**Work to complete**:
Output exactly the lines below, starting with the line that has "Genes G0..G4. Initial state: 01110" and going on through the line that has "G4 := G1 AND G3", both included, and no other lines.

══════════

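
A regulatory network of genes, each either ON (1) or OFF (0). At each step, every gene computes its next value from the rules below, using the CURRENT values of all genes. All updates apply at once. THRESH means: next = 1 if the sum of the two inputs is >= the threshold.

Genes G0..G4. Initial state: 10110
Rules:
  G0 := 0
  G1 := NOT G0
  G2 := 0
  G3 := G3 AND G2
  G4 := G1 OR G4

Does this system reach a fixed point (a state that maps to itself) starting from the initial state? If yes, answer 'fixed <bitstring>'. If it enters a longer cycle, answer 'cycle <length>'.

Answer: fixed 01001

Derivation:
Step 0: 10110
Step 1: G0=0(const) G1=NOT G0=NOT 1=0 G2=0(const) G3=G3&G2=1&1=1 G4=G1|G4=0|0=0 -> 00010
Step 2: G0=0(const) G1=NOT G0=NOT 0=1 G2=0(const) G3=G3&G2=1&0=0 G4=G1|G4=0|0=0 -> 01000
Step 3: G0=0(const) G1=NOT G0=NOT 0=1 G2=0(const) G3=G3&G2=0&0=0 G4=G1|G4=1|0=1 -> 01001
Step 4: G0=0(const) G1=NOT G0=NOT 0=1 G2=0(const) G3=G3&G2=0&0=0 G4=G1|G4=1|1=1 -> 01001
Fixed point reached at step 3: 01001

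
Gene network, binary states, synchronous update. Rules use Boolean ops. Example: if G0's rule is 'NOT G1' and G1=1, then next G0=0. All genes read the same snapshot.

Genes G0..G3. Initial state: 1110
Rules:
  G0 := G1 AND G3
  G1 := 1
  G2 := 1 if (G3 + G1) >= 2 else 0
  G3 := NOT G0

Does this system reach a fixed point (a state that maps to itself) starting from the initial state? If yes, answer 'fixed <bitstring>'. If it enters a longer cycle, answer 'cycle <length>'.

Step 0: 1110
Step 1: G0=G1&G3=1&0=0 G1=1(const) G2=(0+1>=2)=0 G3=NOT G0=NOT 1=0 -> 0100
Step 2: G0=G1&G3=1&0=0 G1=1(const) G2=(0+1>=2)=0 G3=NOT G0=NOT 0=1 -> 0101
Step 3: G0=G1&G3=1&1=1 G1=1(const) G2=(1+1>=2)=1 G3=NOT G0=NOT 0=1 -> 1111
Step 4: G0=G1&G3=1&1=1 G1=1(const) G2=(1+1>=2)=1 G3=NOT G0=NOT 1=0 -> 1110
Cycle of length 4 starting at step 0 -> no fixed point

Answer: cycle 4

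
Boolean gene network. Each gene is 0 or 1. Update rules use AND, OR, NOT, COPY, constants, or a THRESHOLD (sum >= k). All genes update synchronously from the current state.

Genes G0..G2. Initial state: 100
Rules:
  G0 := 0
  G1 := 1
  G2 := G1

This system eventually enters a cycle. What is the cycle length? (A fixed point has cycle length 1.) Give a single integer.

Answer: 1

Derivation:
Step 0: 100
Step 1: G0=0(const) G1=1(const) G2=G1=0 -> 010
Step 2: G0=0(const) G1=1(const) G2=G1=1 -> 011
Step 3: G0=0(const) G1=1(const) G2=G1=1 -> 011
State from step 3 equals state from step 2 -> cycle length 1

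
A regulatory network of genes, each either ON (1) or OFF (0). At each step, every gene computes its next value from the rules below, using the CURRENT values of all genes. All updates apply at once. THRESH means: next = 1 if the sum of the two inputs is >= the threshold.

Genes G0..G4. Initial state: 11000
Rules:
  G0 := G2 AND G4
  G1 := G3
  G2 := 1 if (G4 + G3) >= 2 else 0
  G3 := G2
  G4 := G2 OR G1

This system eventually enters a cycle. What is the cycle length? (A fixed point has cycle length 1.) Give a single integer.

Step 0: 11000
Step 1: G0=G2&G4=0&0=0 G1=G3=0 G2=(0+0>=2)=0 G3=G2=0 G4=G2|G1=0|1=1 -> 00001
Step 2: G0=G2&G4=0&1=0 G1=G3=0 G2=(1+0>=2)=0 G3=G2=0 G4=G2|G1=0|0=0 -> 00000
Step 3: G0=G2&G4=0&0=0 G1=G3=0 G2=(0+0>=2)=0 G3=G2=0 G4=G2|G1=0|0=0 -> 00000
State from step 3 equals state from step 2 -> cycle length 1

Answer: 1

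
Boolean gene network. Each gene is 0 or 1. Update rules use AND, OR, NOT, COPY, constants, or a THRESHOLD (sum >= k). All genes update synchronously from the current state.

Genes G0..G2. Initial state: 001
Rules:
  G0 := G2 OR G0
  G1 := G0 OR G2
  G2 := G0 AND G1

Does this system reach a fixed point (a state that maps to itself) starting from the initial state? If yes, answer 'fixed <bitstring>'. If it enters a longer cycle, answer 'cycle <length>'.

Step 0: 001
Step 1: G0=G2|G0=1|0=1 G1=G0|G2=0|1=1 G2=G0&G1=0&0=0 -> 110
Step 2: G0=G2|G0=0|1=1 G1=G0|G2=1|0=1 G2=G0&G1=1&1=1 -> 111
Step 3: G0=G2|G0=1|1=1 G1=G0|G2=1|1=1 G2=G0&G1=1&1=1 -> 111
Fixed point reached at step 2: 111

Answer: fixed 111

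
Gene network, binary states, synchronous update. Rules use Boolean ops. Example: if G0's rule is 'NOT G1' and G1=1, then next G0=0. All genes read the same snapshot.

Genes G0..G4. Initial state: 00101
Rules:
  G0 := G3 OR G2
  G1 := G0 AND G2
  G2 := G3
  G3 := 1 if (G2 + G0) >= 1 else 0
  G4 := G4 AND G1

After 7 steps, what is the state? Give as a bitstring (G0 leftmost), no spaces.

Step 1: G0=G3|G2=0|1=1 G1=G0&G2=0&1=0 G2=G3=0 G3=(1+0>=1)=1 G4=G4&G1=1&0=0 -> 10010
Step 2: G0=G3|G2=1|0=1 G1=G0&G2=1&0=0 G2=G3=1 G3=(0+1>=1)=1 G4=G4&G1=0&0=0 -> 10110
Step 3: G0=G3|G2=1|1=1 G1=G0&G2=1&1=1 G2=G3=1 G3=(1+1>=1)=1 G4=G4&G1=0&0=0 -> 11110
Step 4: G0=G3|G2=1|1=1 G1=G0&G2=1&1=1 G2=G3=1 G3=(1+1>=1)=1 G4=G4&G1=0&1=0 -> 11110
Step 5: G0=G3|G2=1|1=1 G1=G0&G2=1&1=1 G2=G3=1 G3=(1+1>=1)=1 G4=G4&G1=0&1=0 -> 11110
Step 6: G0=G3|G2=1|1=1 G1=G0&G2=1&1=1 G2=G3=1 G3=(1+1>=1)=1 G4=G4&G1=0&1=0 -> 11110
Step 7: G0=G3|G2=1|1=1 G1=G0&G2=1&1=1 G2=G3=1 G3=(1+1>=1)=1 G4=G4&G1=0&1=0 -> 11110

11110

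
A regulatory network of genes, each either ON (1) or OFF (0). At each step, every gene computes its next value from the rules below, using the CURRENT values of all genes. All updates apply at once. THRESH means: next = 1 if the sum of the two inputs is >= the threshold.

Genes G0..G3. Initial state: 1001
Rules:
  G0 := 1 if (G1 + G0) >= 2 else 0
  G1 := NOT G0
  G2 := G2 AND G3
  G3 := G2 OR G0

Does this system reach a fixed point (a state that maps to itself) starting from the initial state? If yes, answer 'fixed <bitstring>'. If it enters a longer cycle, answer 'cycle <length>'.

Step 0: 1001
Step 1: G0=(0+1>=2)=0 G1=NOT G0=NOT 1=0 G2=G2&G3=0&1=0 G3=G2|G0=0|1=1 -> 0001
Step 2: G0=(0+0>=2)=0 G1=NOT G0=NOT 0=1 G2=G2&G3=0&1=0 G3=G2|G0=0|0=0 -> 0100
Step 3: G0=(1+0>=2)=0 G1=NOT G0=NOT 0=1 G2=G2&G3=0&0=0 G3=G2|G0=0|0=0 -> 0100
Fixed point reached at step 2: 0100

Answer: fixed 0100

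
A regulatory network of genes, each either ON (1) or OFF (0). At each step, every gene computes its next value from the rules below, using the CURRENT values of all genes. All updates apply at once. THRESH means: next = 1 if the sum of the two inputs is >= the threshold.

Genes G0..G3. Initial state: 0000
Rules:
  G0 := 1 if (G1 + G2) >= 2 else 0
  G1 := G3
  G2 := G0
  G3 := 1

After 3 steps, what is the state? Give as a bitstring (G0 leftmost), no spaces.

Step 1: G0=(0+0>=2)=0 G1=G3=0 G2=G0=0 G3=1(const) -> 0001
Step 2: G0=(0+0>=2)=0 G1=G3=1 G2=G0=0 G3=1(const) -> 0101
Step 3: G0=(1+0>=2)=0 G1=G3=1 G2=G0=0 G3=1(const) -> 0101

0101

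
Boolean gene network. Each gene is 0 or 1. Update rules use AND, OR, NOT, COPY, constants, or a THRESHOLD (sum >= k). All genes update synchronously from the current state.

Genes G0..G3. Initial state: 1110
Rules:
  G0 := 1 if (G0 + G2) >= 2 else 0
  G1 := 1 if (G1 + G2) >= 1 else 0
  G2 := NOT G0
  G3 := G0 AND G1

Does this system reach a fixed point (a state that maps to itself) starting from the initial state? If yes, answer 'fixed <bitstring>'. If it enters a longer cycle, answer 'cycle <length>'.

Step 0: 1110
Step 1: G0=(1+1>=2)=1 G1=(1+1>=1)=1 G2=NOT G0=NOT 1=0 G3=G0&G1=1&1=1 -> 1101
Step 2: G0=(1+0>=2)=0 G1=(1+0>=1)=1 G2=NOT G0=NOT 1=0 G3=G0&G1=1&1=1 -> 0101
Step 3: G0=(0+0>=2)=0 G1=(1+0>=1)=1 G2=NOT G0=NOT 0=1 G3=G0&G1=0&1=0 -> 0110
Step 4: G0=(0+1>=2)=0 G1=(1+1>=1)=1 G2=NOT G0=NOT 0=1 G3=G0&G1=0&1=0 -> 0110
Fixed point reached at step 3: 0110

Answer: fixed 0110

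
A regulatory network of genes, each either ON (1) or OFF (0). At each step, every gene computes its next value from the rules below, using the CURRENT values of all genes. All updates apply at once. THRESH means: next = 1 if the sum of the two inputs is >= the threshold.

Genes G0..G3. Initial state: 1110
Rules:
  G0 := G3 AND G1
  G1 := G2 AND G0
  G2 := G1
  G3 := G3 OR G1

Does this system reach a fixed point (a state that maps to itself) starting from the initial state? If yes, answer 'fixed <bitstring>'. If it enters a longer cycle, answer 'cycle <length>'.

Step 0: 1110
Step 1: G0=G3&G1=0&1=0 G1=G2&G0=1&1=1 G2=G1=1 G3=G3|G1=0|1=1 -> 0111
Step 2: G0=G3&G1=1&1=1 G1=G2&G0=1&0=0 G2=G1=1 G3=G3|G1=1|1=1 -> 1011
Step 3: G0=G3&G1=1&0=0 G1=G2&G0=1&1=1 G2=G1=0 G3=G3|G1=1|0=1 -> 0101
Step 4: G0=G3&G1=1&1=1 G1=G2&G0=0&0=0 G2=G1=1 G3=G3|G1=1|1=1 -> 1011
Cycle of length 2 starting at step 2 -> no fixed point

Answer: cycle 2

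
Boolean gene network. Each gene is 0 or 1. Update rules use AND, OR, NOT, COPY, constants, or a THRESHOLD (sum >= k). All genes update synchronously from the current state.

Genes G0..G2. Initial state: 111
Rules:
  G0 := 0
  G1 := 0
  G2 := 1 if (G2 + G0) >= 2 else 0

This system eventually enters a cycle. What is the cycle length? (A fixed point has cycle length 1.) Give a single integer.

Step 0: 111
Step 1: G0=0(const) G1=0(const) G2=(1+1>=2)=1 -> 001
Step 2: G0=0(const) G1=0(const) G2=(1+0>=2)=0 -> 000
Step 3: G0=0(const) G1=0(const) G2=(0+0>=2)=0 -> 000
State from step 3 equals state from step 2 -> cycle length 1

Answer: 1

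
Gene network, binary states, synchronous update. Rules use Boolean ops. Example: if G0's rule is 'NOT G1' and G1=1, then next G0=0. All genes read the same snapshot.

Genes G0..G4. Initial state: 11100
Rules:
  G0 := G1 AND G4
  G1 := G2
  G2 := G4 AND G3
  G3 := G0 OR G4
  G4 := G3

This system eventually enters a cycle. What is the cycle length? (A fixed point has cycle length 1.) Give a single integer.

Step 0: 11100
Step 1: G0=G1&G4=1&0=0 G1=G2=1 G2=G4&G3=0&0=0 G3=G0|G4=1|0=1 G4=G3=0 -> 01010
Step 2: G0=G1&G4=1&0=0 G1=G2=0 G2=G4&G3=0&1=0 G3=G0|G4=0|0=0 G4=G3=1 -> 00001
Step 3: G0=G1&G4=0&1=0 G1=G2=0 G2=G4&G3=1&0=0 G3=G0|G4=0|1=1 G4=G3=0 -> 00010
Step 4: G0=G1&G4=0&0=0 G1=G2=0 G2=G4&G3=0&1=0 G3=G0|G4=0|0=0 G4=G3=1 -> 00001
State from step 4 equals state from step 2 -> cycle length 2

Answer: 2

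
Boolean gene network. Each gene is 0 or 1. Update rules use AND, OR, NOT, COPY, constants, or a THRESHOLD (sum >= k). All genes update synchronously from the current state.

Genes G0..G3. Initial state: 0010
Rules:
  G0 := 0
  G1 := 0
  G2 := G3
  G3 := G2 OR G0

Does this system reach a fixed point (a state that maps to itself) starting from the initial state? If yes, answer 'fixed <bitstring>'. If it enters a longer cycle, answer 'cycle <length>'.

Answer: cycle 2

Derivation:
Step 0: 0010
Step 1: G0=0(const) G1=0(const) G2=G3=0 G3=G2|G0=1|0=1 -> 0001
Step 2: G0=0(const) G1=0(const) G2=G3=1 G3=G2|G0=0|0=0 -> 0010
Cycle of length 2 starting at step 0 -> no fixed point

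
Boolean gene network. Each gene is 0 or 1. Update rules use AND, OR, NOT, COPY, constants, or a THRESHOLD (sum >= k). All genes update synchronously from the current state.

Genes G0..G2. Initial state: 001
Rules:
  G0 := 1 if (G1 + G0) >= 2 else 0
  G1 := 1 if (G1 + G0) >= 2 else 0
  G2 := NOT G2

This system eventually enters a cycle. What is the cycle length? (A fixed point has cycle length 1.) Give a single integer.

Answer: 2

Derivation:
Step 0: 001
Step 1: G0=(0+0>=2)=0 G1=(0+0>=2)=0 G2=NOT G2=NOT 1=0 -> 000
Step 2: G0=(0+0>=2)=0 G1=(0+0>=2)=0 G2=NOT G2=NOT 0=1 -> 001
State from step 2 equals state from step 0 -> cycle length 2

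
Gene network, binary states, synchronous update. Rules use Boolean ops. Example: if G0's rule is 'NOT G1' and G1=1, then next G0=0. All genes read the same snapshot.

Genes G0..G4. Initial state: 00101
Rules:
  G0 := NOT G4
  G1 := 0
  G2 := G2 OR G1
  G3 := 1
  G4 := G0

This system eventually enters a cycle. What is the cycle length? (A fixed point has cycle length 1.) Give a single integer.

Step 0: 00101
Step 1: G0=NOT G4=NOT 1=0 G1=0(const) G2=G2|G1=1|0=1 G3=1(const) G4=G0=0 -> 00110
Step 2: G0=NOT G4=NOT 0=1 G1=0(const) G2=G2|G1=1|0=1 G3=1(const) G4=G0=0 -> 10110
Step 3: G0=NOT G4=NOT 0=1 G1=0(const) G2=G2|G1=1|0=1 G3=1(const) G4=G0=1 -> 10111
Step 4: G0=NOT G4=NOT 1=0 G1=0(const) G2=G2|G1=1|0=1 G3=1(const) G4=G0=1 -> 00111
Step 5: G0=NOT G4=NOT 1=0 G1=0(const) G2=G2|G1=1|0=1 G3=1(const) G4=G0=0 -> 00110
State from step 5 equals state from step 1 -> cycle length 4

Answer: 4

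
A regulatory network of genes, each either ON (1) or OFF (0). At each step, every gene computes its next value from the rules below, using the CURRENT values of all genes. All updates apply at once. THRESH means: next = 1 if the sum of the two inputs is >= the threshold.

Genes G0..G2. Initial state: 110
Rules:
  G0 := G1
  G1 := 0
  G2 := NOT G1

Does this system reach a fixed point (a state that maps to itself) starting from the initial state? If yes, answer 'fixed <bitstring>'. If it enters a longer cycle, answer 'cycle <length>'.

Answer: fixed 001

Derivation:
Step 0: 110
Step 1: G0=G1=1 G1=0(const) G2=NOT G1=NOT 1=0 -> 100
Step 2: G0=G1=0 G1=0(const) G2=NOT G1=NOT 0=1 -> 001
Step 3: G0=G1=0 G1=0(const) G2=NOT G1=NOT 0=1 -> 001
Fixed point reached at step 2: 001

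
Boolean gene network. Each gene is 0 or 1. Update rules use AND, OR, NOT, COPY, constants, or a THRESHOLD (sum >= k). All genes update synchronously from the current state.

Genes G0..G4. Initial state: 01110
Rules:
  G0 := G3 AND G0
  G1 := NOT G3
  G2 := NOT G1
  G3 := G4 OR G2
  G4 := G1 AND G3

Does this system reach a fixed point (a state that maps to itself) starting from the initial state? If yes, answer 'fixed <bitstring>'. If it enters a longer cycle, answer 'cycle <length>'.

Answer: fixed 00110

Derivation:
Step 0: 01110
Step 1: G0=G3&G0=1&0=0 G1=NOT G3=NOT 1=0 G2=NOT G1=NOT 1=0 G3=G4|G2=0|1=1 G4=G1&G3=1&1=1 -> 00011
Step 2: G0=G3&G0=1&0=0 G1=NOT G3=NOT 1=0 G2=NOT G1=NOT 0=1 G3=G4|G2=1|0=1 G4=G1&G3=0&1=0 -> 00110
Step 3: G0=G3&G0=1&0=0 G1=NOT G3=NOT 1=0 G2=NOT G1=NOT 0=1 G3=G4|G2=0|1=1 G4=G1&G3=0&1=0 -> 00110
Fixed point reached at step 2: 00110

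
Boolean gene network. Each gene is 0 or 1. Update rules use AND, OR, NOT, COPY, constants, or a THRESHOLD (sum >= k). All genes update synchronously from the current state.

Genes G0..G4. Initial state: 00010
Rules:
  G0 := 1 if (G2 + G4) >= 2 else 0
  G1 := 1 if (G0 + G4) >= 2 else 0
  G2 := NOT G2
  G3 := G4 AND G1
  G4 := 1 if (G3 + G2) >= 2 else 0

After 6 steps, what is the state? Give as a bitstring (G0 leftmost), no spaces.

Step 1: G0=(0+0>=2)=0 G1=(0+0>=2)=0 G2=NOT G2=NOT 0=1 G3=G4&G1=0&0=0 G4=(1+0>=2)=0 -> 00100
Step 2: G0=(1+0>=2)=0 G1=(0+0>=2)=0 G2=NOT G2=NOT 1=0 G3=G4&G1=0&0=0 G4=(0+1>=2)=0 -> 00000
Step 3: G0=(0+0>=2)=0 G1=(0+0>=2)=0 G2=NOT G2=NOT 0=1 G3=G4&G1=0&0=0 G4=(0+0>=2)=0 -> 00100
Step 4: G0=(1+0>=2)=0 G1=(0+0>=2)=0 G2=NOT G2=NOT 1=0 G3=G4&G1=0&0=0 G4=(0+1>=2)=0 -> 00000
Step 5: G0=(0+0>=2)=0 G1=(0+0>=2)=0 G2=NOT G2=NOT 0=1 G3=G4&G1=0&0=0 G4=(0+0>=2)=0 -> 00100
Step 6: G0=(1+0>=2)=0 G1=(0+0>=2)=0 G2=NOT G2=NOT 1=0 G3=G4&G1=0&0=0 G4=(0+1>=2)=0 -> 00000

00000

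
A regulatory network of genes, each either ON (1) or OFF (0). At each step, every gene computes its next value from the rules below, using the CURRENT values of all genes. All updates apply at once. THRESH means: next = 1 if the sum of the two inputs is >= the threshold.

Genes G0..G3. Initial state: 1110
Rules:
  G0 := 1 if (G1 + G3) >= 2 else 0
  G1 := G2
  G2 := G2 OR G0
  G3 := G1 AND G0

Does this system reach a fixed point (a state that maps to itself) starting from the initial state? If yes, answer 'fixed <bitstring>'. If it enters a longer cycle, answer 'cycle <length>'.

Answer: cycle 2

Derivation:
Step 0: 1110
Step 1: G0=(1+0>=2)=0 G1=G2=1 G2=G2|G0=1|1=1 G3=G1&G0=1&1=1 -> 0111
Step 2: G0=(1+1>=2)=1 G1=G2=1 G2=G2|G0=1|0=1 G3=G1&G0=1&0=0 -> 1110
Cycle of length 2 starting at step 0 -> no fixed point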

══════════

**Answer box**:
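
Genes G0..G4. Initial state: 01110
Rules:
  G0 := G3 AND G0
  G1 := NOT G3
  G2 := NOT G1
  G3 := G4 OR G2
  G4 := G1 AND G3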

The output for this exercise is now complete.